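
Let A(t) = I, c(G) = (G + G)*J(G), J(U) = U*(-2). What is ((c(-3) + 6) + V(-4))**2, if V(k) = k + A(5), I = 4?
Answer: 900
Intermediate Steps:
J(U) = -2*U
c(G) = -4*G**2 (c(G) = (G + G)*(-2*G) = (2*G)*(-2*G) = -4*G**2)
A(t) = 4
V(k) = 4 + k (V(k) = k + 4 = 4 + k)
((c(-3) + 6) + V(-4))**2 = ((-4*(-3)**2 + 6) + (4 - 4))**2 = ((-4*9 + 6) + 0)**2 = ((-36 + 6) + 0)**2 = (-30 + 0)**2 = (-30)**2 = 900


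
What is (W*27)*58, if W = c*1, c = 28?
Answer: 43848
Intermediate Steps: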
* * *
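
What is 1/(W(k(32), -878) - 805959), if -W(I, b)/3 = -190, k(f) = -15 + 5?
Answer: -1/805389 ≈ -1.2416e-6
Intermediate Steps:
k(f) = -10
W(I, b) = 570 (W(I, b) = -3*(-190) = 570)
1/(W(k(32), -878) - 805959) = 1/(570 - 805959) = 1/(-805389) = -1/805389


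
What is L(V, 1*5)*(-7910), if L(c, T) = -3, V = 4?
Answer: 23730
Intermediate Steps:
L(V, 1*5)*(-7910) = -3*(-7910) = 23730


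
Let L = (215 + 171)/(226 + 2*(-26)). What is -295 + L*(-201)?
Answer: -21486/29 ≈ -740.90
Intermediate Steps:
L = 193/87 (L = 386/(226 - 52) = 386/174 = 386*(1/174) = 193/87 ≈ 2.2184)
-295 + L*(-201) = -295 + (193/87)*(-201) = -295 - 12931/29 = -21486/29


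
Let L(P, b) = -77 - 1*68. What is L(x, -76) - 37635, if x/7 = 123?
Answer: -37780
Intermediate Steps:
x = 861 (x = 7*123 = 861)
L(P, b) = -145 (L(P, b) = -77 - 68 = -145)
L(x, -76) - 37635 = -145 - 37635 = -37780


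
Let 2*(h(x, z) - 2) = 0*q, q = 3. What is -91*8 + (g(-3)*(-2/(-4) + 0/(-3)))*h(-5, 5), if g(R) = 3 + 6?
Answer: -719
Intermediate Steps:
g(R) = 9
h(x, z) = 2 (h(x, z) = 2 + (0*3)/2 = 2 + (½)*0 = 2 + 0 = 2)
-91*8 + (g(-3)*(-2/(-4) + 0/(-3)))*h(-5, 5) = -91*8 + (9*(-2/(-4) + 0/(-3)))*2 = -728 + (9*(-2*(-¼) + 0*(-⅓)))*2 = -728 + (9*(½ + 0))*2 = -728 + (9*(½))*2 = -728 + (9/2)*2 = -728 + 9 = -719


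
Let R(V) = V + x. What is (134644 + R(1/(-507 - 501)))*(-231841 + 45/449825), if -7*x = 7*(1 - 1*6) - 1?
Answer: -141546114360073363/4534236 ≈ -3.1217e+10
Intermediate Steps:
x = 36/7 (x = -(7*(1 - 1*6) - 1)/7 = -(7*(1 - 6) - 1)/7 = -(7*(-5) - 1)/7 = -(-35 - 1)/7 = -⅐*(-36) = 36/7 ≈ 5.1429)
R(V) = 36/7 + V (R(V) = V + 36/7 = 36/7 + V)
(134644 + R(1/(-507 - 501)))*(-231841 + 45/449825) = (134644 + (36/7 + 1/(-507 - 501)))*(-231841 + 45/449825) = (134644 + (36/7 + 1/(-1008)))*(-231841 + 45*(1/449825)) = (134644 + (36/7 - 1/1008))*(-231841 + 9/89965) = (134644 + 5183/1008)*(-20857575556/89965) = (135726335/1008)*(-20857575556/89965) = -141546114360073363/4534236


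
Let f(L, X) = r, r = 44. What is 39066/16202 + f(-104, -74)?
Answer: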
==
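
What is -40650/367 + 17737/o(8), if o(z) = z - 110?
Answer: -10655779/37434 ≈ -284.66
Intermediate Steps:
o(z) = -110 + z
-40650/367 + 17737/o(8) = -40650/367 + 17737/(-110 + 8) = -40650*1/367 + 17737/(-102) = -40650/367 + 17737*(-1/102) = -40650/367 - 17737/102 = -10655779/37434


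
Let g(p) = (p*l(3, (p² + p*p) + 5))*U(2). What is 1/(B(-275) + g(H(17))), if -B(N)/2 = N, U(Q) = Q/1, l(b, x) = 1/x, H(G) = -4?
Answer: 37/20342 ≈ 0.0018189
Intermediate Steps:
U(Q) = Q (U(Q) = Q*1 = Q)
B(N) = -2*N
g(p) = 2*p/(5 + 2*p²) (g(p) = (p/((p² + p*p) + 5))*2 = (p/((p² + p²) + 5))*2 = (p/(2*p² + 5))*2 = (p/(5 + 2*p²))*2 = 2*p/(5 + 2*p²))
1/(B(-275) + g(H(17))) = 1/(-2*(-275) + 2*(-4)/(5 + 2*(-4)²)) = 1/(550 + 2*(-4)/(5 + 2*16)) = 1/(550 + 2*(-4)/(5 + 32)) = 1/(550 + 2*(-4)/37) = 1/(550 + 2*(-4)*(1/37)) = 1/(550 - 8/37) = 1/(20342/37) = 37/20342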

** TASK DESCRIPTION **
With the line holding "Answer: -1/805389 ≈ -1.2416e-6" as the first and the line holding "Answer: -141546114360073363/4534236 ≈" as the last, please transcribe exactly the lines of the material above in that range and nothing else.

** WRITTEN REPLY **
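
Answer: -1/805389 ≈ -1.2416e-6
Intermediate Steps:
k(f) = -10
W(I, b) = 570 (W(I, b) = -3*(-190) = 570)
1/(W(k(32), -878) - 805959) = 1/(570 - 805959) = 1/(-805389) = -1/805389


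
What is L(V, 1*5)*(-7910), if L(c, T) = -3, V = 4?
Answer: 23730
Intermediate Steps:
L(V, 1*5)*(-7910) = -3*(-7910) = 23730


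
Let L = (215 + 171)/(226 + 2*(-26)). What is -295 + L*(-201)?
Answer: -21486/29 ≈ -740.90
Intermediate Steps:
L = 193/87 (L = 386/(226 - 52) = 386/174 = 386*(1/174) = 193/87 ≈ 2.2184)
-295 + L*(-201) = -295 + (193/87)*(-201) = -295 - 12931/29 = -21486/29


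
Let L(P, b) = -77 - 1*68. What is L(x, -76) - 37635, if x/7 = 123?
Answer: -37780
Intermediate Steps:
x = 861 (x = 7*123 = 861)
L(P, b) = -145 (L(P, b) = -77 - 68 = -145)
L(x, -76) - 37635 = -145 - 37635 = -37780


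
Let 2*(h(x, z) - 2) = 0*q, q = 3. What is -91*8 + (g(-3)*(-2/(-4) + 0/(-3)))*h(-5, 5), if g(R) = 3 + 6?
Answer: -719
Intermediate Steps:
g(R) = 9
h(x, z) = 2 (h(x, z) = 2 + (0*3)/2 = 2 + (½)*0 = 2 + 0 = 2)
-91*8 + (g(-3)*(-2/(-4) + 0/(-3)))*h(-5, 5) = -91*8 + (9*(-2/(-4) + 0/(-3)))*2 = -728 + (9*(-2*(-¼) + 0*(-⅓)))*2 = -728 + (9*(½ + 0))*2 = -728 + (9*(½))*2 = -728 + (9/2)*2 = -728 + 9 = -719


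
Let R(V) = V + x. What is (134644 + R(1/(-507 - 501)))*(-231841 + 45/449825), if -7*x = 7*(1 - 1*6) - 1?
Answer: -141546114360073363/4534236 ≈ -3.1217e+10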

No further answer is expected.